*Data shown:*
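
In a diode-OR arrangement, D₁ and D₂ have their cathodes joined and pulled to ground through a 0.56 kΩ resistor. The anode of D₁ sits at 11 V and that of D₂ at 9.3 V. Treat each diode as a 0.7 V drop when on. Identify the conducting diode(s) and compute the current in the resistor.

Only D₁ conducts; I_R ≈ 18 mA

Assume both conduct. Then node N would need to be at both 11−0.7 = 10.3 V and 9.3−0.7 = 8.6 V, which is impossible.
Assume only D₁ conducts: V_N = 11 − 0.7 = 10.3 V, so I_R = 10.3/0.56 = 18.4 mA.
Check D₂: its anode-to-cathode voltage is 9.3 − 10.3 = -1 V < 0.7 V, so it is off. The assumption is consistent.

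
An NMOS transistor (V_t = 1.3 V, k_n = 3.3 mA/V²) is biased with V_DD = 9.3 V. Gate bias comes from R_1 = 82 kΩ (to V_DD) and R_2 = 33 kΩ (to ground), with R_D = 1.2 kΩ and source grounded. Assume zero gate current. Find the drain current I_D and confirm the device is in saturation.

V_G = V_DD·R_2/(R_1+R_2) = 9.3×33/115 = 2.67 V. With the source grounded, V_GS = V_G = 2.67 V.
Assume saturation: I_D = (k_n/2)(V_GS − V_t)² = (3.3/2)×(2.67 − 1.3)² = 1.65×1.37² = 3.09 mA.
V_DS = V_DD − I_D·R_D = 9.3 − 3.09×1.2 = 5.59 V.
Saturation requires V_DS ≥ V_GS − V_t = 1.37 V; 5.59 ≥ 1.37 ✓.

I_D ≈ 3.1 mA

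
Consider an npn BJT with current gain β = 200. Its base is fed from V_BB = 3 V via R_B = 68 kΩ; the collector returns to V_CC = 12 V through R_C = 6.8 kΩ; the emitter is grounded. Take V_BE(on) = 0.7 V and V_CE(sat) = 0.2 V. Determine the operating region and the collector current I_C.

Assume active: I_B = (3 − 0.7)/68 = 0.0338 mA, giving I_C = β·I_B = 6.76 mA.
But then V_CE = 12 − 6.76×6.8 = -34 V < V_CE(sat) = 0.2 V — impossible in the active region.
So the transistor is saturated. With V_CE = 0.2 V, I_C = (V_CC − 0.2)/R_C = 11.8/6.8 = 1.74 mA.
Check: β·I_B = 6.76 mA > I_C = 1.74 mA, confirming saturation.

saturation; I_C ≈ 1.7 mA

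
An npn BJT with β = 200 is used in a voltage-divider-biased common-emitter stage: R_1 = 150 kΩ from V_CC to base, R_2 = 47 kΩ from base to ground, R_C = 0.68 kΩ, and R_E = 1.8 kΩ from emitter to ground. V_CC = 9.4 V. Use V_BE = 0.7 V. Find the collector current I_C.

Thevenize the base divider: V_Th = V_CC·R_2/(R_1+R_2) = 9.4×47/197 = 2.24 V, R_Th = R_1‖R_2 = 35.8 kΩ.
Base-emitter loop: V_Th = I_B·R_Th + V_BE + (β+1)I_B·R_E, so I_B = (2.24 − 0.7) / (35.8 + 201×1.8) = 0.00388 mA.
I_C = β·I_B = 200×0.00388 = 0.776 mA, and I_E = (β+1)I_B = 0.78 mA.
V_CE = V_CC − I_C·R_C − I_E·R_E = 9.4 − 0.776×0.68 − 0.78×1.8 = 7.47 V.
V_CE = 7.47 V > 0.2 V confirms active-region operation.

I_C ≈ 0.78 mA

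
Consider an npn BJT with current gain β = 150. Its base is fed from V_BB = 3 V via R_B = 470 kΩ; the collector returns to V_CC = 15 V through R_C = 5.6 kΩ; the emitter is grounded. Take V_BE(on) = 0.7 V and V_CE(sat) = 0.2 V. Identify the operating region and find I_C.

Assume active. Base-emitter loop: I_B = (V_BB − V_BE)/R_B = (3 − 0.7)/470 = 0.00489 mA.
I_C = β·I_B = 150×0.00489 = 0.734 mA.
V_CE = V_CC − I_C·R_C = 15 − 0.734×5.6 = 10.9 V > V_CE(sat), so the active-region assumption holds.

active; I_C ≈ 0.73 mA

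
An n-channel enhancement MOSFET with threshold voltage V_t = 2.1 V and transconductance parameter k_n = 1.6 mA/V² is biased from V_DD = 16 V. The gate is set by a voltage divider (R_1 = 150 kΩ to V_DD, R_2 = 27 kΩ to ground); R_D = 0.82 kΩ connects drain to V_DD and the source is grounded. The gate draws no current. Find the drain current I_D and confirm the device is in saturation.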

*Problem to work on:*
Would you set down the full listing exactly as it reads?

*Answer box:*
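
In a diode-OR arrangement, D₁ and D₂ have their cathodes joined and pulled to ground through a 0.56 kΩ resistor. The anode of D₁ sits at 11 V and that of D₂ at 9.3 V. Treat each diode as a 0.7 V drop when on. Identify the conducting diode(s) and compute the current in the resistor.

Only D₁ conducts; I_R ≈ 18 mA

Assume both conduct. Then node N would need to be at both 11−0.7 = 10.3 V and 9.3−0.7 = 8.6 V, which is impossible.
Assume only D₁ conducts: V_N = 11 − 0.7 = 10.3 V, so I_R = 10.3/0.56 = 18.4 mA.
Check D₂: its anode-to-cathode voltage is 9.3 − 10.3 = -1 V < 0.7 V, so it is off. The assumption is consistent.

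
An NMOS transistor (V_t = 1.3 V, k_n = 3.3 mA/V²) is biased with V_DD = 9.3 V. Gate bias comes from R_1 = 82 kΩ (to V_DD) and R_2 = 33 kΩ (to ground), with R_D = 1.2 kΩ and source grounded. Assume zero gate current. Find the drain current I_D and confirm the device is in saturation.

V_G = V_DD·R_2/(R_1+R_2) = 9.3×33/115 = 2.67 V. With the source grounded, V_GS = V_G = 2.67 V.
Assume saturation: I_D = (k_n/2)(V_GS − V_t)² = (3.3/2)×(2.67 − 1.3)² = 1.65×1.37² = 3.09 mA.
V_DS = V_DD − I_D·R_D = 9.3 − 3.09×1.2 = 5.59 V.
Saturation requires V_DS ≥ V_GS − V_t = 1.37 V; 5.59 ≥ 1.37 ✓.

I_D ≈ 3.1 mA

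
Consider an npn BJT with current gain β = 200. Its base is fed from V_BB = 3 V via R_B = 68 kΩ; the collector returns to V_CC = 12 V through R_C = 6.8 kΩ; the emitter is grounded. Take V_BE(on) = 0.7 V and V_CE(sat) = 0.2 V. Determine the operating region and the collector current I_C.

Assume active: I_B = (3 − 0.7)/68 = 0.0338 mA, giving I_C = β·I_B = 6.76 mA.
But then V_CE = 12 − 6.76×6.8 = -34 V < V_CE(sat) = 0.2 V — impossible in the active region.
So the transistor is saturated. With V_CE = 0.2 V, I_C = (V_CC − 0.2)/R_C = 11.8/6.8 = 1.74 mA.
Check: β·I_B = 6.76 mA > I_C = 1.74 mA, confirming saturation.

saturation; I_C ≈ 1.7 mA

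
An npn BJT with β = 200 is used in a voltage-divider-biased common-emitter stage: R_1 = 150 kΩ from V_CC to base, R_2 = 47 kΩ from base to ground, R_C = 0.68 kΩ, and R_E = 1.8 kΩ from emitter to ground. V_CC = 9.4 V. Use V_BE = 0.7 V. Find the collector current I_C.

Thevenize the base divider: V_Th = V_CC·R_2/(R_1+R_2) = 9.4×47/197 = 2.24 V, R_Th = R_1‖R_2 = 35.8 kΩ.
Base-emitter loop: V_Th = I_B·R_Th + V_BE + (β+1)I_B·R_E, so I_B = (2.24 − 0.7) / (35.8 + 201×1.8) = 0.00388 mA.
I_C = β·I_B = 200×0.00388 = 0.776 mA, and I_E = (β+1)I_B = 0.78 mA.
V_CE = V_CC − I_C·R_C − I_E·R_E = 9.4 − 0.776×0.68 − 0.78×1.8 = 7.47 V.
V_CE = 7.47 V > 0.2 V confirms active-region operation.

I_C ≈ 0.78 mA

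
Consider an npn BJT with current gain β = 150. Its base is fed from V_BB = 3 V via R_B = 470 kΩ; the collector returns to V_CC = 15 V through R_C = 5.6 kΩ; the emitter is grounded. Take V_BE(on) = 0.7 V and V_CE(sat) = 0.2 V. Identify the operating region and find I_C.

Assume active. Base-emitter loop: I_B = (V_BB − V_BE)/R_B = (3 − 0.7)/470 = 0.00489 mA.
I_C = β·I_B = 150×0.00489 = 0.734 mA.
V_CE = V_CC − I_C·R_C = 15 − 0.734×5.6 = 10.9 V > V_CE(sat), so the active-region assumption holds.

active; I_C ≈ 0.73 mA

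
An n-channel enhancement MOSFET with threshold voltage V_t = 2.1 V and transconductance parameter k_n = 1.6 mA/V² is biased from V_DD = 16 V. The gate is set by a voltage divider (R_1 = 150 kΩ to V_DD, R_2 = 27 kΩ to ground); R_D = 0.82 kΩ connects drain to V_DD and the source is grounded. The gate draws no current. Find the drain current I_D and confirm the device is in saturation.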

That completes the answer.